# Task objective
Beginning with the line that contains "3)↦2, (4, 4)↦2" in the material below, print each line exactly until the line that contains "1)↦2, (2, 2)↦1" has been printed, then stop.

# Data in this exercise
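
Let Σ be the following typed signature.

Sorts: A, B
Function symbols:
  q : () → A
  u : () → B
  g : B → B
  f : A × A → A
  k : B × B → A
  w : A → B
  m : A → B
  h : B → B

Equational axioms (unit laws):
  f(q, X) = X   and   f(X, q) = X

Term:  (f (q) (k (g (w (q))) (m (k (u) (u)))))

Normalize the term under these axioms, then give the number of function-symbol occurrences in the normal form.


1. (f (q) (k (g (w (q))) (m (k (u) (u)))))  →  (k (g (w (q))) (m (k (u) (u))))
normal form: (k (g (w (q))) (m (k (u) (u))))

size = 8


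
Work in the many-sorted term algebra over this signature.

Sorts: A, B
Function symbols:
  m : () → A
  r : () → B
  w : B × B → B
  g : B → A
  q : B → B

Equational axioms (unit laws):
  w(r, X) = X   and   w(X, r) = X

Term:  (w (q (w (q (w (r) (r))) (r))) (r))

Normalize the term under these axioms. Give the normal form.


1. (w (q (w (q (w (r) (r))) (r))) (r))  →  (q (w (q (w (r) (r))) (r)))
2. (q (w (q (w (r) (r))) (r)))  →  (q (q (w (r) (r))))
3. (q (q (w (r) (r))))  →  (q (q (r)))

normal form = (q (q (r)))


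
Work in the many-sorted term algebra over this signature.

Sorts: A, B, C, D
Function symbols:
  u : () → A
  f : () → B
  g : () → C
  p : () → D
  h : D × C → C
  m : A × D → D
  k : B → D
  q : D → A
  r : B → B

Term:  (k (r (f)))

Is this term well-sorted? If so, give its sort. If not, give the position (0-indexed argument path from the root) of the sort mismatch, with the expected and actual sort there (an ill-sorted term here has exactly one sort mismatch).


well-sorted; sort = D

    (f) : B
  (r (f)) : B
(k (r (f))) : D


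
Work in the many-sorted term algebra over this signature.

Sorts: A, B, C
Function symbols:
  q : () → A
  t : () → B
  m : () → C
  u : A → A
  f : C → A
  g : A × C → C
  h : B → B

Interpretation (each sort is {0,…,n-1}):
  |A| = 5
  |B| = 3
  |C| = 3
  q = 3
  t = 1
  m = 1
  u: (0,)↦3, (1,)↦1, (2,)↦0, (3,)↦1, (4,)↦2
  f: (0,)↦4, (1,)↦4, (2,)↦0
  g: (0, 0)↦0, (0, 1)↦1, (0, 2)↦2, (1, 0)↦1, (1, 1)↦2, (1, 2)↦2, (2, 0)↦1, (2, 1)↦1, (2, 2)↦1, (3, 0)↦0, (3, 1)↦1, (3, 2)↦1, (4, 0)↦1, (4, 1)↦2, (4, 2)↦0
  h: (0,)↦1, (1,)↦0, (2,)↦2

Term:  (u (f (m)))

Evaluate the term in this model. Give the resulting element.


  m = 1
  (f (m)) = f(1,) = 4
  (u (f (m))) = u(4,) = 2

value = 2


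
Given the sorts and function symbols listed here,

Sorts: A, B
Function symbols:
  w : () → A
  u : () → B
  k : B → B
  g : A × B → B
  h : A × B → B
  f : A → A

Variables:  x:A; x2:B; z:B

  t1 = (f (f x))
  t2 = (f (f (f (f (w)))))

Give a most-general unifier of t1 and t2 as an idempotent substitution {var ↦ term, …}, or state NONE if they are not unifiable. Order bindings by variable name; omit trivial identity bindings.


{x ↦ (f (f (w)))}


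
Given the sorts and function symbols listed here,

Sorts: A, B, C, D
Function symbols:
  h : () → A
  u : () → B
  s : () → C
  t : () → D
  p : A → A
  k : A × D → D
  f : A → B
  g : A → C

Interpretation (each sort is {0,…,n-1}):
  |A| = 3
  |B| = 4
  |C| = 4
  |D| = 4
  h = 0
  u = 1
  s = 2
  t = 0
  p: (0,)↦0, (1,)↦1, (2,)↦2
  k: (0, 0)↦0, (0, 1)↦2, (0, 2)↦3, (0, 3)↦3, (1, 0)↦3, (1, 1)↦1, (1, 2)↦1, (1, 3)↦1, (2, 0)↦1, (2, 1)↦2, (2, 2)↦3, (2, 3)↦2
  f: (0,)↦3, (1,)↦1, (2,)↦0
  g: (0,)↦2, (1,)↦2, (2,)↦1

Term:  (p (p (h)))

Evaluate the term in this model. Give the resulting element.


  h = 0
  (p (h)) = p(0,) = 0
  (p (p (h))) = p(0,) = 0

value = 0


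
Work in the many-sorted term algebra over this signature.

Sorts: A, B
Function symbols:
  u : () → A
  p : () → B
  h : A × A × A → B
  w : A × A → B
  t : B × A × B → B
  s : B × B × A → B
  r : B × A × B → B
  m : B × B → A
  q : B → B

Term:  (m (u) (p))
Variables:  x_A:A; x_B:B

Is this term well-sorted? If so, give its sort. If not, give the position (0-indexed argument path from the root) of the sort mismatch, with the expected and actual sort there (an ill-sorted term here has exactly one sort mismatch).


  (u) : A
  (p) : B
(m (u) (p)) : ✗ arg 0 at [0] has sort A, expected B

ill-sorted at position [0]: expected B, got A


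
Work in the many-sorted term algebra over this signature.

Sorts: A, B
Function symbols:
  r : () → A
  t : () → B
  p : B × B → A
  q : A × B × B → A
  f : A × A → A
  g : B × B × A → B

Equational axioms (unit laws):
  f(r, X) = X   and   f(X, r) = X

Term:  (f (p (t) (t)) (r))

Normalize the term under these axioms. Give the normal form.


1. (f (p (t) (t)) (r))  →  (p (t) (t))

normal form = (p (t) (t))


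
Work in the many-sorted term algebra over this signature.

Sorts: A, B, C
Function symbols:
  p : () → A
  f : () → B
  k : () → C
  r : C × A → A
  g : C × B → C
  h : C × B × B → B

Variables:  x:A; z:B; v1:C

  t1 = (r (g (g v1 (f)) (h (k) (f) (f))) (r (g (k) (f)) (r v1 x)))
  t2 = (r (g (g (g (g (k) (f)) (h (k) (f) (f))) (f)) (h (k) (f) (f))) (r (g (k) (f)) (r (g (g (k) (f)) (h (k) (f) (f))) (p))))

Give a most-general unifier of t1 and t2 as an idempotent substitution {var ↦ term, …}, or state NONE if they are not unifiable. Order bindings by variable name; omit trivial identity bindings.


{v1 ↦ (g (g (k) (f)) (h (k) (f) (f))), x ↦ (p)}


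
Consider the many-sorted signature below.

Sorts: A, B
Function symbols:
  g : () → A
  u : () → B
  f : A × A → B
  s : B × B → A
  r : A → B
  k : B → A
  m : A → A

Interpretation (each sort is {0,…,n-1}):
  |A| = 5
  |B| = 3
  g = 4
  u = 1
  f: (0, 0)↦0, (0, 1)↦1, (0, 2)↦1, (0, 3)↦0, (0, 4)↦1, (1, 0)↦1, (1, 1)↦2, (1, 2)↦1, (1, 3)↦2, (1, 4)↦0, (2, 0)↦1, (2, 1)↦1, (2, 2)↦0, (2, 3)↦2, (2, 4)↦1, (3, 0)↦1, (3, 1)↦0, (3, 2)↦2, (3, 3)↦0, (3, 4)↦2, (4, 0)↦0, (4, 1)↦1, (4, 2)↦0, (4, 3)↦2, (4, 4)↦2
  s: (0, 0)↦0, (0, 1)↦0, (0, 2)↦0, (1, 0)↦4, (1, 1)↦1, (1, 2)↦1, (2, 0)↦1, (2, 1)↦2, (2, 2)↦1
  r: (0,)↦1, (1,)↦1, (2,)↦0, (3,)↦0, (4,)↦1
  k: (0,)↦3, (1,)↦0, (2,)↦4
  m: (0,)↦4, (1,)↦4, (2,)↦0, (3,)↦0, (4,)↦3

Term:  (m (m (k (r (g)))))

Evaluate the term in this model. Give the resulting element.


  g = 4
  (r (g)) = r(4,) = 1
  (k (r (g))) = k(1,) = 0
  (m (k (r (g)))) = m(0,) = 4
  (m (m (k (r (g))))) = m(4,) = 3

value = 3


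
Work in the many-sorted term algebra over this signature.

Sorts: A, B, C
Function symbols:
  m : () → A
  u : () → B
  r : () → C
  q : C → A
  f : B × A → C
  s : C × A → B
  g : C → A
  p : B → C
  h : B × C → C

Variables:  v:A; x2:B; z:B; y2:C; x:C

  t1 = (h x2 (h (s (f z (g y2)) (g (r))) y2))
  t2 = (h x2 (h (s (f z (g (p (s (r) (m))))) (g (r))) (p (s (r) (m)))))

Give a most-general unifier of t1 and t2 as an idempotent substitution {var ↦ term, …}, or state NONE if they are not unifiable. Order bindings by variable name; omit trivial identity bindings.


{y2 ↦ (p (s (r) (m)))}


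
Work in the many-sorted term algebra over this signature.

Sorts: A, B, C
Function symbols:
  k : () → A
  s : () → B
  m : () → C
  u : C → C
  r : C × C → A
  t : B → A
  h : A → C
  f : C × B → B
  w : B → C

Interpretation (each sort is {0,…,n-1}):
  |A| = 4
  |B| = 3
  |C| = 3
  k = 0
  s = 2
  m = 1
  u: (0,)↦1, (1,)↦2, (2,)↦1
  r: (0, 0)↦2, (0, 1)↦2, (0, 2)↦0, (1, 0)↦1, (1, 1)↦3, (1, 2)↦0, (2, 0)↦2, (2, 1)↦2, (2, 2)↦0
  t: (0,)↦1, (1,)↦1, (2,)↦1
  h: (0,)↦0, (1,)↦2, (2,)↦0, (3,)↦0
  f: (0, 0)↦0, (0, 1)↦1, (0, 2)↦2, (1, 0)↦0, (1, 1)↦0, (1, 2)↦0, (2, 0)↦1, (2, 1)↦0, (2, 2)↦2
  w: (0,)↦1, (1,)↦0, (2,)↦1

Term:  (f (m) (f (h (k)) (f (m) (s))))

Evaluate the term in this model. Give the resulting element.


value = 0

  m = 1
  k = 0
  (h (k)) = h(0,) = 0
  m = 1
  s = 2
  (f (m) (s)) = f(1, 2) = 0
  (f (h (k)) (f (m) (s))) = f(0, 0) = 0
  (f (m) (f (h (k)) (f (m) (s)))) = f(1, 0) = 0


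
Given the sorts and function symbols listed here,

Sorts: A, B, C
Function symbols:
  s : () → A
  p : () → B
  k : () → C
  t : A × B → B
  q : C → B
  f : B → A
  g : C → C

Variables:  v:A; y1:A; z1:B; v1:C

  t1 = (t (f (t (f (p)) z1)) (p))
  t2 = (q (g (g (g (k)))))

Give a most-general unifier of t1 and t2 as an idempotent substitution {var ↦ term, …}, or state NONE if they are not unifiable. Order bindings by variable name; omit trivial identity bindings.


head clash or occurs-check failure — not unifiable

NONE (not unifiable)


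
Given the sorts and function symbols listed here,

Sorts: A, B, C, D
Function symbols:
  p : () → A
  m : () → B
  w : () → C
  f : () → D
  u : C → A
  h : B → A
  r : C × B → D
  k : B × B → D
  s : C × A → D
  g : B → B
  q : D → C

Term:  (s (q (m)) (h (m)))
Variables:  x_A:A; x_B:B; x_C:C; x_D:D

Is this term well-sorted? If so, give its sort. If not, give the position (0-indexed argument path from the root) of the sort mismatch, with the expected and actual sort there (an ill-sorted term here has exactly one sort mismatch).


    (m) : B
  (q (m)) : ✗ arg 0 at [0, 0] has sort B, expected D
    (m) : B
  (h (m)) : A

ill-sorted at position [0, 0]: expected D, got B


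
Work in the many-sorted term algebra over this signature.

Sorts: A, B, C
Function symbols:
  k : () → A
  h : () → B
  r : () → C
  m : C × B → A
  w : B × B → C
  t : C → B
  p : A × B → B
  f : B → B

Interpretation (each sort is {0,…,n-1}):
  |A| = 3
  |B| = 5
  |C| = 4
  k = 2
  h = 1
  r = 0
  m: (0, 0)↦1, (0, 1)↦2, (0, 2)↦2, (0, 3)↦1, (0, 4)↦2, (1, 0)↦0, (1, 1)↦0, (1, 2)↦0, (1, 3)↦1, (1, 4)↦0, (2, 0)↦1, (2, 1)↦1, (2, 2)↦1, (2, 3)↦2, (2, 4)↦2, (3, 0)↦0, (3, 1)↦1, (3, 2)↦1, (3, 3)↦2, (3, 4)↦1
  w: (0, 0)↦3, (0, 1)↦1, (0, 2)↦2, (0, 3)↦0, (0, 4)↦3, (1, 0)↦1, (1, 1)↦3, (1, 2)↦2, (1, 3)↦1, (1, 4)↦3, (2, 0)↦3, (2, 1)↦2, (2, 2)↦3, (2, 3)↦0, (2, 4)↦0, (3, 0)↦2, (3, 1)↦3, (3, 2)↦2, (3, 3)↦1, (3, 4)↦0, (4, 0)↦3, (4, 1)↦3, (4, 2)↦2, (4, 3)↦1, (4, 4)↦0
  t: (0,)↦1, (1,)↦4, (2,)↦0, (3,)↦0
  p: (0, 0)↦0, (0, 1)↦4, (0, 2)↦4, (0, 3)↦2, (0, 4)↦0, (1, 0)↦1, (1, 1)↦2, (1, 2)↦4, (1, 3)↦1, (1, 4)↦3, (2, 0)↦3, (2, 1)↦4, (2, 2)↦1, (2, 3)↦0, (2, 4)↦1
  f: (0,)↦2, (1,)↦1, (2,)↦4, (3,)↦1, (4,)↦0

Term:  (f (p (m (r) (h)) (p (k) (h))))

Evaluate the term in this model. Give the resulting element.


value = 1

  r = 0
  h = 1
  (m (r) (h)) = m(0, 1) = 2
  k = 2
  h = 1
  (p (k) (h)) = p(2, 1) = 4
  (p (m (r) (h)) (p (k) (h))) = p(2, 4) = 1
  (f (p (m (r) (h)) (p (k) (h)))) = f(1,) = 1


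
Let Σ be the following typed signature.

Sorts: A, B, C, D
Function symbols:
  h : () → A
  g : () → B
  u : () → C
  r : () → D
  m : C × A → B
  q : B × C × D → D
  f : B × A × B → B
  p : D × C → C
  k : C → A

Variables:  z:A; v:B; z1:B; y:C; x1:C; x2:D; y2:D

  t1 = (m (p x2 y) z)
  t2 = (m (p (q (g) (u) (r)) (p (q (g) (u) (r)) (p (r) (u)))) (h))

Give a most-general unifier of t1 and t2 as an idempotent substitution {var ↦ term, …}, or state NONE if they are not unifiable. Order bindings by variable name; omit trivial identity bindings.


{x2 ↦ (q (g) (u) (r)), y ↦ (p (q (g) (u) (r)) (p (r) (u))), z ↦ (h)}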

# Solution to this exercise
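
  f: (0, 0)↦0, (0, 1)↦1, (0, 2)↦1, (0, 3)↦0, (0, 4)↦1, (1, 0)↦1, (1, 1)↦2, (1, 2)↦1, (1, 3)↦2, (1, 4)↦0, (2, 0)↦1, (2, 1)↦1, (2, 2)↦0, (2, 3)↦2, (2, 4)↦1, (3, 0)↦1, (3, 1)↦0, (3, 2)↦2, (3, 3)↦0, (3, 4)↦2, (4, 0)↦0, (4, 1)↦1, (4, 2)↦0, (4, 3)↦2, (4, 4)↦2
  s: (0, 0)↦0, (0, 1)↦0, (0, 2)↦0, (1, 0)↦4, (1, 1)↦1, (1, 2)↦1, (2, 0)↦1, (2, 1)↦2, (2, 2)↦1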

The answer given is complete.